Problem to work on
Whenever a line below holds the word "performs", copy that line.

Start of Supplied material

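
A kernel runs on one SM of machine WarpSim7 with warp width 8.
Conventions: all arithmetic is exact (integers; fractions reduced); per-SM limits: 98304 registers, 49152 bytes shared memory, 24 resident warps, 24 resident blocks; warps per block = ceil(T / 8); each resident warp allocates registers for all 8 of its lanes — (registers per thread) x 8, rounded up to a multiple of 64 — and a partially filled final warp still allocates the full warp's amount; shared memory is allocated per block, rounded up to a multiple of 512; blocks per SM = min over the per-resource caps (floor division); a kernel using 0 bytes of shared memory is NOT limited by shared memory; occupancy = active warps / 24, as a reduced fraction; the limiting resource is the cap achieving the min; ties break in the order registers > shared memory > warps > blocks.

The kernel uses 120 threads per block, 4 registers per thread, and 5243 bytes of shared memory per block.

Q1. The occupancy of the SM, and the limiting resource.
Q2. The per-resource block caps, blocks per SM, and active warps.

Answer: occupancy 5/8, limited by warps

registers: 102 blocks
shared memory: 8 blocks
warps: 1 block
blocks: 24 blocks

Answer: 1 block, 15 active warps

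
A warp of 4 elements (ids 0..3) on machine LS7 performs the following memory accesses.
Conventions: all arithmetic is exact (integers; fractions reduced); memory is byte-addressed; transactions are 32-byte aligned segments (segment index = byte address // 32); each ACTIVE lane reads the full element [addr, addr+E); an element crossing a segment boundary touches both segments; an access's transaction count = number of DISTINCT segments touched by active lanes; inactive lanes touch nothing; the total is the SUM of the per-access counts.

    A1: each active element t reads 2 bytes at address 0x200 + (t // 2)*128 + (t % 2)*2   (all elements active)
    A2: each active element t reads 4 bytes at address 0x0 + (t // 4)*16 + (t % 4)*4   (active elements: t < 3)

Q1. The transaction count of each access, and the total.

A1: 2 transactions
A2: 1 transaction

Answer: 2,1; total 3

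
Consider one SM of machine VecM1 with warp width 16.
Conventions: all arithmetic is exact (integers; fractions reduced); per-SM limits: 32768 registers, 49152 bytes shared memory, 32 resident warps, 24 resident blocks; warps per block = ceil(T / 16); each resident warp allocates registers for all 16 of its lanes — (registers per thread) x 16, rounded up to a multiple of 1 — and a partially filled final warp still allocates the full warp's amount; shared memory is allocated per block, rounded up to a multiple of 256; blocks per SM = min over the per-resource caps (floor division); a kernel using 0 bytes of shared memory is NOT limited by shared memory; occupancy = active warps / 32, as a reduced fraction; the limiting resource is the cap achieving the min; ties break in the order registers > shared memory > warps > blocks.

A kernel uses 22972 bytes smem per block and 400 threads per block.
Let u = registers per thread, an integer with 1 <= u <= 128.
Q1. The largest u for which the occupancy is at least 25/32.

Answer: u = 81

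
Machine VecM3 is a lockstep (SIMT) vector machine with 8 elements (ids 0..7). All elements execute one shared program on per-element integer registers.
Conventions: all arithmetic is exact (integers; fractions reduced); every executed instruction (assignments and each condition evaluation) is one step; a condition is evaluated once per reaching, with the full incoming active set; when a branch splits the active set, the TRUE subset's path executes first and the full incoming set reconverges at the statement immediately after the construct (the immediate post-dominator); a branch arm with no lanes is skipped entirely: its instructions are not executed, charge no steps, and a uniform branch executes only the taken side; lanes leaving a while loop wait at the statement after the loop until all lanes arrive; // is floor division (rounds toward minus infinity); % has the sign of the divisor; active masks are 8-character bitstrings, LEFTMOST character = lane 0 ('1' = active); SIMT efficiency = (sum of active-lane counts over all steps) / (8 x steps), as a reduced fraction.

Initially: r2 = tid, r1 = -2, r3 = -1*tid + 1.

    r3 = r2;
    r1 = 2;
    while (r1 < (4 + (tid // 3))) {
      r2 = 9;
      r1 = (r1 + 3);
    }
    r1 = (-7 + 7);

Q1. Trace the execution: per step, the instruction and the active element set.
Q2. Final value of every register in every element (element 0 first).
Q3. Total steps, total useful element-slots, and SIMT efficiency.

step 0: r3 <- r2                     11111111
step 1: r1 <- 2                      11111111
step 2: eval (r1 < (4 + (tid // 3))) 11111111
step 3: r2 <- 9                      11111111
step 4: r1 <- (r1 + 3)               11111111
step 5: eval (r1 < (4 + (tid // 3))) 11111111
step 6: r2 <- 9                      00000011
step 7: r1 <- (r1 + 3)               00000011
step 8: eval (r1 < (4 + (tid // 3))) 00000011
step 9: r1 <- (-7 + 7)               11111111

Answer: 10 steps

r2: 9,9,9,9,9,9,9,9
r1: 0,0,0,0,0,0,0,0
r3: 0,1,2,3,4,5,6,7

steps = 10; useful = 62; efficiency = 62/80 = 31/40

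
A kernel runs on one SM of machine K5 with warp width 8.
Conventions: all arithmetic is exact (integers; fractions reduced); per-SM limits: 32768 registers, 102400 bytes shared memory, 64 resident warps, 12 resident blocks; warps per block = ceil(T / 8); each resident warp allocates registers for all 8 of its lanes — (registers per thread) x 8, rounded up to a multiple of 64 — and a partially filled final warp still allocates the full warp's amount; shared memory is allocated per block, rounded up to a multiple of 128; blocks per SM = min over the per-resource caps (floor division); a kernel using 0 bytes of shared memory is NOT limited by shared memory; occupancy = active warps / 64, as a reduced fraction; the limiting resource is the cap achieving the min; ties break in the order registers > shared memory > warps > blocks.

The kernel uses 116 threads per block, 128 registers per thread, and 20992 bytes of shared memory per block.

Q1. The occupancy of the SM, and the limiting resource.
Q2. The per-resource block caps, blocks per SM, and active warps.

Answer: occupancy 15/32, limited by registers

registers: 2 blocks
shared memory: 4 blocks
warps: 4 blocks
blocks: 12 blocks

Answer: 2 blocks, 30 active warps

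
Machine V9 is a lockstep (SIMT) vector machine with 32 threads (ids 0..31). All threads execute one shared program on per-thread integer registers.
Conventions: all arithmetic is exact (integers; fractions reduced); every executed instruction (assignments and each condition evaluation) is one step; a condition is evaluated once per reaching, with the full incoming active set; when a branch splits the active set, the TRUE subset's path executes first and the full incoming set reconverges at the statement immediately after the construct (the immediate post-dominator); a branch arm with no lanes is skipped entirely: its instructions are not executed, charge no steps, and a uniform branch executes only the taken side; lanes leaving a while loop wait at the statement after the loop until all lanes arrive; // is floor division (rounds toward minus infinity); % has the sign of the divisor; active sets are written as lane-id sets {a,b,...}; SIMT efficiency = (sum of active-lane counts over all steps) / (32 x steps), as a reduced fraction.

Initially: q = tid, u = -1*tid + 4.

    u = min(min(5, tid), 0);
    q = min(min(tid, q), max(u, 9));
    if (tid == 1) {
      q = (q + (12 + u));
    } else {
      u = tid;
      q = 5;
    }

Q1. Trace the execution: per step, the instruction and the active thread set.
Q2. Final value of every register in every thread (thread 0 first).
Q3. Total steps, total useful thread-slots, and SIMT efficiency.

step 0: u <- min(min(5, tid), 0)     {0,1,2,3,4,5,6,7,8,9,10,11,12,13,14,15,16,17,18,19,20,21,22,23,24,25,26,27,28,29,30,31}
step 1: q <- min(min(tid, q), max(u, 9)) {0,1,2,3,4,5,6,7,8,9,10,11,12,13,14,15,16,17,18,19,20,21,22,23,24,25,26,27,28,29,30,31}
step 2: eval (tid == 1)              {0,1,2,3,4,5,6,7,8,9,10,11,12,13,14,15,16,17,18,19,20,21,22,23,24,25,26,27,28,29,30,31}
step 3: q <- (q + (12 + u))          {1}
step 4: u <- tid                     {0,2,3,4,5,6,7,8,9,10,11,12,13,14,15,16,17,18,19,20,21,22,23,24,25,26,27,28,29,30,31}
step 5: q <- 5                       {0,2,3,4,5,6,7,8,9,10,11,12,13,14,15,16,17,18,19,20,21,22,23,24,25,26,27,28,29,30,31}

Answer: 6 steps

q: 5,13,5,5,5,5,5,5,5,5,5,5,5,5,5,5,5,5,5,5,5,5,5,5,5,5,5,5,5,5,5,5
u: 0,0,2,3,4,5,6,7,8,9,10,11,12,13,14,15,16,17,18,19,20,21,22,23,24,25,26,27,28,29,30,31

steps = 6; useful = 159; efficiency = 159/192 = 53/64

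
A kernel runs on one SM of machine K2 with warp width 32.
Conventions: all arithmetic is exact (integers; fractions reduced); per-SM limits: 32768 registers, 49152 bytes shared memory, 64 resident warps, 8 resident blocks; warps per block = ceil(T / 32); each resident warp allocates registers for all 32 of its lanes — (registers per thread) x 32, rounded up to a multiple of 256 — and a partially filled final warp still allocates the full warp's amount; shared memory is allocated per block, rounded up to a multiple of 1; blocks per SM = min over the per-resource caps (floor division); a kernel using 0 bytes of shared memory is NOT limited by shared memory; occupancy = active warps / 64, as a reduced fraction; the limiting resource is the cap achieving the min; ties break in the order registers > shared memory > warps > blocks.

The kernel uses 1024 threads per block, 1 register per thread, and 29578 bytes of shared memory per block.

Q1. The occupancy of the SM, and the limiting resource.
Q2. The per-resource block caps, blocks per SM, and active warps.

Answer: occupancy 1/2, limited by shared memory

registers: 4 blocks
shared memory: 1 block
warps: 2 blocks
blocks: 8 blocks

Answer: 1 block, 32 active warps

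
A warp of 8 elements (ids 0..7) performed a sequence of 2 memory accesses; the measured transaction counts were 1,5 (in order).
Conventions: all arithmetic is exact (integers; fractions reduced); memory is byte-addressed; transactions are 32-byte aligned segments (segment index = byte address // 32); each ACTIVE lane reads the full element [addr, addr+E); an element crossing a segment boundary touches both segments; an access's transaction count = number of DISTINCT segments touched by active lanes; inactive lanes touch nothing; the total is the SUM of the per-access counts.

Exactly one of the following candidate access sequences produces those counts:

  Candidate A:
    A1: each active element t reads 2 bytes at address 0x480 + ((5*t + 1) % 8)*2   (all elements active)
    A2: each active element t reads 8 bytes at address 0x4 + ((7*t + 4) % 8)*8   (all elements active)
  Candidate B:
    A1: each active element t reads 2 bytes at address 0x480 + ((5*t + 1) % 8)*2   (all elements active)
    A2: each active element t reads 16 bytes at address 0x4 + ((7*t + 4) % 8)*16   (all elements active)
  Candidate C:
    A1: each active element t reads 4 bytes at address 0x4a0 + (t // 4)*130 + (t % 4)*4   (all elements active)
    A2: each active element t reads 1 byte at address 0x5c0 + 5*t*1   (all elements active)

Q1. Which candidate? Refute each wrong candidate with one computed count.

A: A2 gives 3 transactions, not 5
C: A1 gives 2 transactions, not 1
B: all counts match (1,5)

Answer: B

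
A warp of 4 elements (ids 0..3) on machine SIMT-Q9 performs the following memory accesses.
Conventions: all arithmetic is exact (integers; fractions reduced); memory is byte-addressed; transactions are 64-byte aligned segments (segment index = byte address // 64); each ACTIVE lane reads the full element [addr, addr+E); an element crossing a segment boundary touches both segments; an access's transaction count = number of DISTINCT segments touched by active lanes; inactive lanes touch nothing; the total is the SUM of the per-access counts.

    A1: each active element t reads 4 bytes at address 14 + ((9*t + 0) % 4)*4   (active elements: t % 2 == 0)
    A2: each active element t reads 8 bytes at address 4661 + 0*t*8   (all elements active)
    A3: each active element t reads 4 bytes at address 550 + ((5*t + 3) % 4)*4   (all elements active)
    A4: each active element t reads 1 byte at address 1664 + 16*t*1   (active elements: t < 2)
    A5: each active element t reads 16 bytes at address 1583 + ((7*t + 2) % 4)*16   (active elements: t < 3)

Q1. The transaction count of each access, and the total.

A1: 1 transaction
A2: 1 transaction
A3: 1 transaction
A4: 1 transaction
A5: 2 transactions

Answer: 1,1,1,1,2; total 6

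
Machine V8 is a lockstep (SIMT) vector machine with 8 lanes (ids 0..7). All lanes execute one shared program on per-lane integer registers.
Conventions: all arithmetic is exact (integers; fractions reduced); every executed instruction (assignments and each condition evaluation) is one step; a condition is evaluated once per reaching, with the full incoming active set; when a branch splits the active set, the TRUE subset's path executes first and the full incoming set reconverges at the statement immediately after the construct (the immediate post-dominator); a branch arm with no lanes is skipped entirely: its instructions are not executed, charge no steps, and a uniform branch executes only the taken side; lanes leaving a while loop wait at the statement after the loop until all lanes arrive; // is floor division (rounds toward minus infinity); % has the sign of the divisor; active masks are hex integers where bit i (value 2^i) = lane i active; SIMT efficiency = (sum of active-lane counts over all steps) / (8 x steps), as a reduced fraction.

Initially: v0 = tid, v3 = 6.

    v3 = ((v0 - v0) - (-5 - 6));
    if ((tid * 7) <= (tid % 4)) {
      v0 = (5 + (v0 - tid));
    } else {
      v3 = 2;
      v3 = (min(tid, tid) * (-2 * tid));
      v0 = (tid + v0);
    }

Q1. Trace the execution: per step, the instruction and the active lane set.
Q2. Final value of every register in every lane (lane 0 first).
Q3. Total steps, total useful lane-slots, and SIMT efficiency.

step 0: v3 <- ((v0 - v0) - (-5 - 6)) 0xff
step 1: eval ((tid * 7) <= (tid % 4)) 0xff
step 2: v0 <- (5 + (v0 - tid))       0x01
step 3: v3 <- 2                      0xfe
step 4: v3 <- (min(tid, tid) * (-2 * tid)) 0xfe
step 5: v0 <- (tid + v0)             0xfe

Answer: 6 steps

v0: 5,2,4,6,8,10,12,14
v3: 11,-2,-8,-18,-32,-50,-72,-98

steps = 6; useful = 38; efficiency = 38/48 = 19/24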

End of Supplied material

Solution for this task
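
A warp of 4 elements (ids 0..3) on machine LS7 performs the following memory accesses.
A warp of 4 elements (ids 0..3) on machine SIMT-Q9 performs the following memory accesses.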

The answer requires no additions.